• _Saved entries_
Content starts

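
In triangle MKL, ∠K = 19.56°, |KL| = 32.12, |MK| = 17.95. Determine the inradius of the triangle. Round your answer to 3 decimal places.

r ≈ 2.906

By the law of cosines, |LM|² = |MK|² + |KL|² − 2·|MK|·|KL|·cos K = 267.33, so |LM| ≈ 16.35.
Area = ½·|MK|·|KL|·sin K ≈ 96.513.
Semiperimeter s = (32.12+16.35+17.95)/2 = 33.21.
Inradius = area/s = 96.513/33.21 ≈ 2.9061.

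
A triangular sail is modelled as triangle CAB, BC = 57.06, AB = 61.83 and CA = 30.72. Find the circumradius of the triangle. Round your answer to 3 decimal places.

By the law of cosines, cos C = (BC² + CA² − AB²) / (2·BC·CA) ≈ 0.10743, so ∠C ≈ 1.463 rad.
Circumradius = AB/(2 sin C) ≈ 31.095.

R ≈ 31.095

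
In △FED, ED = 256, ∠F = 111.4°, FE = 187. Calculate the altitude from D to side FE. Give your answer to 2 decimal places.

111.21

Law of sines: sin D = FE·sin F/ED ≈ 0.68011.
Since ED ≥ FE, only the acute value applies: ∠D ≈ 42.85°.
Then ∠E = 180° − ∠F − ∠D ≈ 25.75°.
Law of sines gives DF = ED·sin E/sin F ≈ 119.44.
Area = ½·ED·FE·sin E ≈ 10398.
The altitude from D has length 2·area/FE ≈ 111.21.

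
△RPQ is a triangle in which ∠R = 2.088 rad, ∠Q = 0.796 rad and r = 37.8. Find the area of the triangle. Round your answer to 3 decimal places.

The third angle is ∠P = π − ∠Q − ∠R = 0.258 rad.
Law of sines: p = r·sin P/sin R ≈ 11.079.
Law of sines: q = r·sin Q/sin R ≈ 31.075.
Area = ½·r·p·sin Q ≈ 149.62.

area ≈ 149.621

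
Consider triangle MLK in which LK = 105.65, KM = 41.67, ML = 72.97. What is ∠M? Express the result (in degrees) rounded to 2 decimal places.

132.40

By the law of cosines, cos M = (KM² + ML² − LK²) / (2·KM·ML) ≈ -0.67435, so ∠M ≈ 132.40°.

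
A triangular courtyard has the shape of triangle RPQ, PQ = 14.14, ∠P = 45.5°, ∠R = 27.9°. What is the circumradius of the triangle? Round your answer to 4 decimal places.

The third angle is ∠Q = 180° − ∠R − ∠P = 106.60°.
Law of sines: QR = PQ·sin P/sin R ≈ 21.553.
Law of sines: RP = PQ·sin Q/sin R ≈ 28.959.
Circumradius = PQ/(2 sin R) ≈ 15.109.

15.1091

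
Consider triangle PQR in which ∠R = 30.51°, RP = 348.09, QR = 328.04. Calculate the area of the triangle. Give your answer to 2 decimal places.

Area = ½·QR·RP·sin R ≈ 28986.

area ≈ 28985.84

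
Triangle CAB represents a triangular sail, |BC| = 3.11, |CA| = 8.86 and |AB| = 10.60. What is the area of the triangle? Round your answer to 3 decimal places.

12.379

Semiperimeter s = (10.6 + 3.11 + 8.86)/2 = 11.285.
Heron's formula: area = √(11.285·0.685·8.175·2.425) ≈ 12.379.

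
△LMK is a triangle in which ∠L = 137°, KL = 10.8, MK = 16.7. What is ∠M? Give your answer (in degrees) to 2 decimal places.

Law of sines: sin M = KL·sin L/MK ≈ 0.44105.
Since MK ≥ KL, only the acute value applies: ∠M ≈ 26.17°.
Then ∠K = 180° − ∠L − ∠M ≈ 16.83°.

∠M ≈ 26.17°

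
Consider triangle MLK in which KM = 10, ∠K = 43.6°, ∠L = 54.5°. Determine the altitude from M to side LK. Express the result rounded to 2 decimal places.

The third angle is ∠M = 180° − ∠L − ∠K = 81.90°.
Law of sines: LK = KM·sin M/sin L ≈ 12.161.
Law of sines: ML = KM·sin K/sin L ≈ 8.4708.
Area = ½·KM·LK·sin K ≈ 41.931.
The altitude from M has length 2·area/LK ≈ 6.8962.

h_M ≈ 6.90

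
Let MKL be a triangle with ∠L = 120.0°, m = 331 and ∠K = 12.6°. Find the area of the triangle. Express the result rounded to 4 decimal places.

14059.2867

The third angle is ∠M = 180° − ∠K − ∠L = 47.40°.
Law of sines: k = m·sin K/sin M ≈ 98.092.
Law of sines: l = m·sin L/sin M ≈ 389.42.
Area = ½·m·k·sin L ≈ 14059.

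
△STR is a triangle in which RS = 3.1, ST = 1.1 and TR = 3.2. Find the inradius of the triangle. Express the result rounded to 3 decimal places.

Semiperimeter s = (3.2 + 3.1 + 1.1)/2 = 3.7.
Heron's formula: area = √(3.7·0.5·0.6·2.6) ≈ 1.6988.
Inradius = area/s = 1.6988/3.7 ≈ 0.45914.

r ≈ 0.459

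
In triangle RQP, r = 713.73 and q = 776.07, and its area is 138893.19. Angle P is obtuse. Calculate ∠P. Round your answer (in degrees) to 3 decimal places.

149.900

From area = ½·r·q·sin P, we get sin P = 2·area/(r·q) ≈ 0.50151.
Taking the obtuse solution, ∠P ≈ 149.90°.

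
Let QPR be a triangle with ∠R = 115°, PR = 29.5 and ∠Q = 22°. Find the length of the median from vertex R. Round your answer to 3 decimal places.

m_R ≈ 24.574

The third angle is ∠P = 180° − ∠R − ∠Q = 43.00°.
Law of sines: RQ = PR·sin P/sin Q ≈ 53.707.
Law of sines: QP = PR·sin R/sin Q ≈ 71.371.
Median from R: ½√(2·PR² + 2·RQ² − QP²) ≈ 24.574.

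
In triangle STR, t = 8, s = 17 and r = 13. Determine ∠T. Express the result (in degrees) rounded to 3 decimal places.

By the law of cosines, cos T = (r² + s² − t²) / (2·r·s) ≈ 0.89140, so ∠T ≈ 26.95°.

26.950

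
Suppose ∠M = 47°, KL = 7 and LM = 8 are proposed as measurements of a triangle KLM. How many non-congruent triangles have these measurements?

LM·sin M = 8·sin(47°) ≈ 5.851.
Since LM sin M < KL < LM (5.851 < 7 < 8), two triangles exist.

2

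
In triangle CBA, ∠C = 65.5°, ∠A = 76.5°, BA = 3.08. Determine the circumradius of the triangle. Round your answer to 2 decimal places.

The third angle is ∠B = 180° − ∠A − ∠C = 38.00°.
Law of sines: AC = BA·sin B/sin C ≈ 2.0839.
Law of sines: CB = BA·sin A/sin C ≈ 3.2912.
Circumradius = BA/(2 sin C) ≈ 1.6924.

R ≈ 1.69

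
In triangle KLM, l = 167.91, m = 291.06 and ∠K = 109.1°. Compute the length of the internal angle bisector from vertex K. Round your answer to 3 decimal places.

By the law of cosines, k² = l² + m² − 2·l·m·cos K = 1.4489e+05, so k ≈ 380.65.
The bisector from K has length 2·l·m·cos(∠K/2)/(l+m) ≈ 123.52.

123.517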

Content ends

• _Instructions for the task_
Transcribe each entry verbatim, leaving none out.

• _Result of this exercise_
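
In triangle MKL, ∠K = 19.56°, |KL| = 32.12, |MK| = 17.95. Determine the inradius of the triangle. Round your answer to 3 decimal places.

r ≈ 2.906

By the law of cosines, |LM|² = |MK|² + |KL|² − 2·|MK|·|KL|·cos K = 267.33, so |LM| ≈ 16.35.
Area = ½·|MK|·|KL|·sin K ≈ 96.513.
Semiperimeter s = (32.12+16.35+17.95)/2 = 33.21.
Inradius = area/s = 96.513/33.21 ≈ 2.9061.

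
A triangular sail is modelled as triangle CAB, BC = 57.06, AB = 61.83 and CA = 30.72. Find the circumradius of the triangle. Round your answer to 3 decimal places.

By the law of cosines, cos C = (BC² + CA² − AB²) / (2·BC·CA) ≈ 0.10743, so ∠C ≈ 1.463 rad.
Circumradius = AB/(2 sin C) ≈ 31.095.

R ≈ 31.095

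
In △FED, ED = 256, ∠F = 111.4°, FE = 187. Calculate the altitude from D to side FE. Give your answer to 2 decimal places.

111.21

Law of sines: sin D = FE·sin F/ED ≈ 0.68011.
Since ED ≥ FE, only the acute value applies: ∠D ≈ 42.85°.
Then ∠E = 180° − ∠F − ∠D ≈ 25.75°.
Law of sines gives DF = ED·sin E/sin F ≈ 119.44.
Area = ½·ED·FE·sin E ≈ 10398.
The altitude from D has length 2·area/FE ≈ 111.21.

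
△RPQ is a triangle in which ∠R = 2.088 rad, ∠Q = 0.796 rad and r = 37.8. Find the area of the triangle. Round your answer to 3 decimal places.

The third angle is ∠P = π − ∠Q − ∠R = 0.258 rad.
Law of sines: p = r·sin P/sin R ≈ 11.079.
Law of sines: q = r·sin Q/sin R ≈ 31.075.
Area = ½·r·p·sin Q ≈ 149.62.

area ≈ 149.621

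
Consider triangle MLK in which LK = 105.65, KM = 41.67, ML = 72.97. What is ∠M? Express the result (in degrees) rounded to 2 decimal places.

132.40

By the law of cosines, cos M = (KM² + ML² − LK²) / (2·KM·ML) ≈ -0.67435, so ∠M ≈ 132.40°.

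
A triangular courtyard has the shape of triangle RPQ, PQ = 14.14, ∠P = 45.5°, ∠R = 27.9°. What is the circumradius of the triangle? Round your answer to 4 decimal places.

The third angle is ∠Q = 180° − ∠R − ∠P = 106.60°.
Law of sines: QR = PQ·sin P/sin R ≈ 21.553.
Law of sines: RP = PQ·sin Q/sin R ≈ 28.959.
Circumradius = PQ/(2 sin R) ≈ 15.109.

15.1091

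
Consider triangle PQR in which ∠R = 30.51°, RP = 348.09, QR = 328.04. Calculate the area of the triangle. Give your answer to 2 decimal places.

Area = ½·QR·RP·sin R ≈ 28986.

area ≈ 28985.84

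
Triangle CAB represents a triangular sail, |BC| = 3.11, |CA| = 8.86 and |AB| = 10.60. What is the area of the triangle? Round your answer to 3 decimal places.

12.379

Semiperimeter s = (10.6 + 3.11 + 8.86)/2 = 11.285.
Heron's formula: area = √(11.285·0.685·8.175·2.425) ≈ 12.379.

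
△LMK is a triangle in which ∠L = 137°, KL = 10.8, MK = 16.7. What is ∠M? Give your answer (in degrees) to 2 decimal places.

Law of sines: sin M = KL·sin L/MK ≈ 0.44105.
Since MK ≥ KL, only the acute value applies: ∠M ≈ 26.17°.
Then ∠K = 180° − ∠L − ∠M ≈ 16.83°.

∠M ≈ 26.17°

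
Consider triangle MLK in which KM = 10, ∠K = 43.6°, ∠L = 54.5°. Determine the altitude from M to side LK. Express the result rounded to 2 decimal places.

The third angle is ∠M = 180° − ∠L − ∠K = 81.90°.
Law of sines: LK = KM·sin M/sin L ≈ 12.161.
Law of sines: ML = KM·sin K/sin L ≈ 8.4708.
Area = ½·KM·LK·sin K ≈ 41.931.
The altitude from M has length 2·area/LK ≈ 6.8962.

h_M ≈ 6.90

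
Let MKL be a triangle with ∠L = 120.0°, m = 331 and ∠K = 12.6°. Find the area of the triangle. Express the result rounded to 4 decimal places.

14059.2867

The third angle is ∠M = 180° − ∠K − ∠L = 47.40°.
Law of sines: k = m·sin K/sin M ≈ 98.092.
Law of sines: l = m·sin L/sin M ≈ 389.42.
Area = ½·m·k·sin L ≈ 14059.

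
△STR is a triangle in which RS = 3.1, ST = 1.1 and TR = 3.2. Find the inradius of the triangle. Express the result rounded to 3 decimal places.

Semiperimeter s = (3.2 + 3.1 + 1.1)/2 = 3.7.
Heron's formula: area = √(3.7·0.5·0.6·2.6) ≈ 1.6988.
Inradius = area/s = 1.6988/3.7 ≈ 0.45914.

r ≈ 0.459

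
In triangle RQP, r = 713.73 and q = 776.07, and its area is 138893.19. Angle P is obtuse. Calculate ∠P. Round your answer (in degrees) to 3 decimal places.

149.900

From area = ½·r·q·sin P, we get sin P = 2·area/(r·q) ≈ 0.50151.
Taking the obtuse solution, ∠P ≈ 149.90°.

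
Let QPR be a triangle with ∠R = 115°, PR = 29.5 and ∠Q = 22°. Find the length of the median from vertex R. Round your answer to 3 decimal places.

m_R ≈ 24.574

The third angle is ∠P = 180° − ∠R − ∠Q = 43.00°.
Law of sines: RQ = PR·sin P/sin Q ≈ 53.707.
Law of sines: QP = PR·sin R/sin Q ≈ 71.371.
Median from R: ½√(2·PR² + 2·RQ² − QP²) ≈ 24.574.

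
In triangle STR, t = 8, s = 17 and r = 13. Determine ∠T. Express the result (in degrees) rounded to 3 decimal places.

By the law of cosines, cos T = (r² + s² − t²) / (2·r·s) ≈ 0.89140, so ∠T ≈ 26.95°.

26.950

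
Suppose ∠M = 47°, KL = 7 and LM = 8 are proposed as measurements of a triangle KLM. How many non-congruent triangles have these measurements?

LM·sin M = 8·sin(47°) ≈ 5.851.
Since LM sin M < KL < LM (5.851 < 7 < 8), two triangles exist.

2

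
In triangle CBA, ∠C = 65.5°, ∠A = 76.5°, BA = 3.08. Determine the circumradius of the triangle. Round your answer to 2 decimal places.

The third angle is ∠B = 180° − ∠A − ∠C = 38.00°.
Law of sines: AC = BA·sin B/sin C ≈ 2.0839.
Law of sines: CB = BA·sin A/sin C ≈ 3.2912.
Circumradius = BA/(2 sin C) ≈ 1.6924.

R ≈ 1.69

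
In triangle KLM, l = 167.91, m = 291.06 and ∠K = 109.1°. Compute the length of the internal angle bisector from vertex K. Round your answer to 3 decimal places.

By the law of cosines, k² = l² + m² − 2·l·m·cos K = 1.4489e+05, so k ≈ 380.65.
The bisector from K has length 2·l·m·cos(∠K/2)/(l+m) ≈ 123.52.

123.517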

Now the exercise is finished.